● WORK ITEM: When you answer, restate the entries below without altering anything.

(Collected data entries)
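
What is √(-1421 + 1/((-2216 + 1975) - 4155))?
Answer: I*√6865141983/2198 ≈ 37.696*I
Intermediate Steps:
√(-1421 + 1/((-2216 + 1975) - 4155)) = √(-1421 + 1/(-241 - 4155)) = √(-1421 + 1/(-4396)) = √(-1421 - 1/4396) = √(-6246717/4396) = I*√6865141983/2198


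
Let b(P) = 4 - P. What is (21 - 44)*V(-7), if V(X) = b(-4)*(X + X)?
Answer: 2576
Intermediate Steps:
V(X) = 16*X (V(X) = (4 - 1*(-4))*(X + X) = (4 + 4)*(2*X) = 8*(2*X) = 16*X)
(21 - 44)*V(-7) = (21 - 44)*(16*(-7)) = -23*(-112) = 2576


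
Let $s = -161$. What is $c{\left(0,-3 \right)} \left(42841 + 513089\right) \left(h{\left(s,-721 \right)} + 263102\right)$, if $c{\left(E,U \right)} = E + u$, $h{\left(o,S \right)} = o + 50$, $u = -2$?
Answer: $-292409173260$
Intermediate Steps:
$h{\left(o,S \right)} = 50 + o$
$c{\left(E,U \right)} = -2 + E$ ($c{\left(E,U \right)} = E - 2 = -2 + E$)
$c{\left(0,-3 \right)} \left(42841 + 513089\right) \left(h{\left(s,-721 \right)} + 263102\right) = \left(-2 + 0\right) \left(42841 + 513089\right) \left(\left(50 - 161\right) + 263102\right) = - 2 \cdot 555930 \left(-111 + 263102\right) = - 2 \cdot 555930 \cdot 262991 = \left(-2\right) 146204586630 = -292409173260$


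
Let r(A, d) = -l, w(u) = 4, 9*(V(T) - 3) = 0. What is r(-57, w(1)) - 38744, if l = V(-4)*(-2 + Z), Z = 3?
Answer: -38747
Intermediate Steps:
V(T) = 3 (V(T) = 3 + (1/9)*0 = 3 + 0 = 3)
l = 3 (l = 3*(-2 + 3) = 3*1 = 3)
r(A, d) = -3 (r(A, d) = -1*3 = -3)
r(-57, w(1)) - 38744 = -3 - 38744 = -38747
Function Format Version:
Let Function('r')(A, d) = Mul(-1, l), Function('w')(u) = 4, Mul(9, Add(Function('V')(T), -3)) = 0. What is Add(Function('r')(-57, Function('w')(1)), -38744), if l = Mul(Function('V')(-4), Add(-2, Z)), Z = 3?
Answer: -38747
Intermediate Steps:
Function('V')(T) = 3 (Function('V')(T) = Add(3, Mul(Rational(1, 9), 0)) = Add(3, 0) = 3)
l = 3 (l = Mul(3, Add(-2, 3)) = Mul(3, 1) = 3)
Function('r')(A, d) = -3 (Function('r')(A, d) = Mul(-1, 3) = -3)
Add(Function('r')(-57, Function('w')(1)), -38744) = Add(-3, -38744) = -38747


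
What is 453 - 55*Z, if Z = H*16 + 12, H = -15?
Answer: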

● COMPLETED TASK:
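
What is √(-1421 + 1/((-2216 + 1975) - 4155))?
Answer: I*√6865141983/2198 ≈ 37.696*I
Intermediate Steps:
√(-1421 + 1/((-2216 + 1975) - 4155)) = √(-1421 + 1/(-241 - 4155)) = √(-1421 + 1/(-4396)) = √(-1421 - 1/4396) = √(-6246717/4396) = I*√6865141983/2198


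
Let b(P) = 4 - P. What is (21 - 44)*V(-7), if V(X) = b(-4)*(X + X)?
Answer: 2576
Intermediate Steps:
V(X) = 16*X (V(X) = (4 - 1*(-4))*(X + X) = (4 + 4)*(2*X) = 8*(2*X) = 16*X)
(21 - 44)*V(-7) = (21 - 44)*(16*(-7)) = -23*(-112) = 2576


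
Let $s = -161$. What is $c{\left(0,-3 \right)} \left(42841 + 513089\right) \left(h{\left(s,-721 \right)} + 263102\right)$, if $c{\left(E,U \right)} = E + u$, $h{\left(o,S \right)} = o + 50$, $u = -2$?
Answer: $-292409173260$
Intermediate Steps:
$h{\left(o,S \right)} = 50 + o$
$c{\left(E,U \right)} = -2 + E$ ($c{\left(E,U \right)} = E - 2 = -2 + E$)
$c{\left(0,-3 \right)} \left(42841 + 513089\right) \left(h{\left(s,-721 \right)} + 263102\right) = \left(-2 + 0\right) \left(42841 + 513089\right) \left(\left(50 - 161\right) + 263102\right) = - 2 \cdot 555930 \left(-111 + 263102\right) = - 2 \cdot 555930 \cdot 262991 = \left(-2\right) 146204586630 = -292409173260$


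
Let r(A, d) = -l, w(u) = 4, 9*(V(T) - 3) = 0. What is r(-57, w(1)) - 38744, if l = V(-4)*(-2 + Z), Z = 3?
Answer: -38747
Intermediate Steps:
V(T) = 3 (V(T) = 3 + (1/9)*0 = 3 + 0 = 3)
l = 3 (l = 3*(-2 + 3) = 3*1 = 3)
r(A, d) = -3 (r(A, d) = -1*3 = -3)
r(-57, w(1)) - 38744 = -3 - 38744 = -38747
Function Format Version:
Let Function('r')(A, d) = Mul(-1, l), Function('w')(u) = 4, Mul(9, Add(Function('V')(T), -3)) = 0. What is Add(Function('r')(-57, Function('w')(1)), -38744), if l = Mul(Function('V')(-4), Add(-2, Z)), Z = 3?
Answer: -38747
Intermediate Steps:
Function('V')(T) = 3 (Function('V')(T) = Add(3, Mul(Rational(1, 9), 0)) = Add(3, 0) = 3)
l = 3 (l = Mul(3, Add(-2, 3)) = Mul(3, 1) = 3)
Function('r')(A, d) = -3 (Function('r')(A, d) = Mul(-1, 3) = -3)
Add(Function('r')(-57, Function('w')(1)), -38744) = Add(-3, -38744) = -38747


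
What is 453 - 55*Z, if Z = H*16 + 12, H = -15?
Answer: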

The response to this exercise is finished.